Work to be completed: Return exactly the lines that run from the one with "Find the number" to the last line of the entries below, both included, and nothing else.

[Records from a collection]
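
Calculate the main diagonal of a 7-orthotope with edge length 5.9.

||(5.9,5.9,...,5.9)|| = √(7)·5.9 ≈ 15.6099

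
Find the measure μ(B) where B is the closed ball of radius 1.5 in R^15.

V_15(1.5) = π^(15/2) · (1.5)^15 / Γ(15/2 + 1) = 177147·π^7/3203200 ≈ 167.032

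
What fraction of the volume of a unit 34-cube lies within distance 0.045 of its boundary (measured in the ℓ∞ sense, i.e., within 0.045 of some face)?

The inner cube has side 1-2·0.045 = 0.91 and volume (0.91)^34 ≈ 0.0405, so the shell holds 0.959504 of the volume.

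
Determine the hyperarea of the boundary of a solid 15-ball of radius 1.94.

S = n·V_n(r)/r = 15·V_15(1.94)/1.94 (volume-to-surface relation), giving 61199.2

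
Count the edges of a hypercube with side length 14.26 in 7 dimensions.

The 7-cube has n·2^(n-1) = 7·2^6 = 7·64 = 448 edges.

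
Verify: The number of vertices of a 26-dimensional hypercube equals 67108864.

True. The 26-cube has 2^26 = 67108864 vertices.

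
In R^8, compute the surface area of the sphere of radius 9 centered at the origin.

S_8(9) = 2·π^(8/2)·(9)^7 / Γ(8/2) = 1594323·π^4 ≈ 1.55302e+08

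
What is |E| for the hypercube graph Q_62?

The 62-cube has n·2^(n-1) = 62·2^61 = 62·2305843009213693952 = 142962266571249025024 edges.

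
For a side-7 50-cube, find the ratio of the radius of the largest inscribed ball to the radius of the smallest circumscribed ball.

r_in = 7/2 (half the side); r_out = 7√50/2 (half the diagonal). Ratio = 1/√50 ≈ 0.141421.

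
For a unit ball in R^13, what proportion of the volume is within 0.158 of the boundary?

V(inner)/V(outer) = ((1-0.158)/1)^13 ≈ 0.1069, so the shell fraction is 0.89308.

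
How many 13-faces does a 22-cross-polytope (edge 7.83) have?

An n-cross-polytope has 2^(k+1)·C(n,k+1) k-faces. Here 2^14·C(22,14) = 16384·319770 = 5239111680.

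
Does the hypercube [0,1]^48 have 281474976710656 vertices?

True. The 48-cube has 2^48 = 281474976710656 vertices.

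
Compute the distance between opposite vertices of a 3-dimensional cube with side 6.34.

||(6.34,6.34,...,6.34)|| = √(3)·6.34 ≈ 10.9812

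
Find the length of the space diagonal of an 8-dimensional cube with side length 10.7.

The space diagonal of an n-cube of side s is s√n. Here 10.7·√8 ≈ 30.2642.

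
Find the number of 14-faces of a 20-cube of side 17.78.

Choose 14 of 20 axes to span the face (C(20,14) = 38760 ways), then fix each of the remaining 6 coordinates at one of its two extreme values (2^6 = 64 ways): 38760·64 = 2480640.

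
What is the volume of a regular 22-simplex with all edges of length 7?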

Exercise output:
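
Find the number of 14-faces of a 20-cube of side 17.78.

Choose 14 of 20 axes to span the face (C(20,14) = 38760 ways), then fix each of the remaining 6 coordinates at one of its two extreme values (2^6 = 64 ways): 38760·64 = 2480640.

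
What is the volume of a regular 22-simplex with all edges of length 7?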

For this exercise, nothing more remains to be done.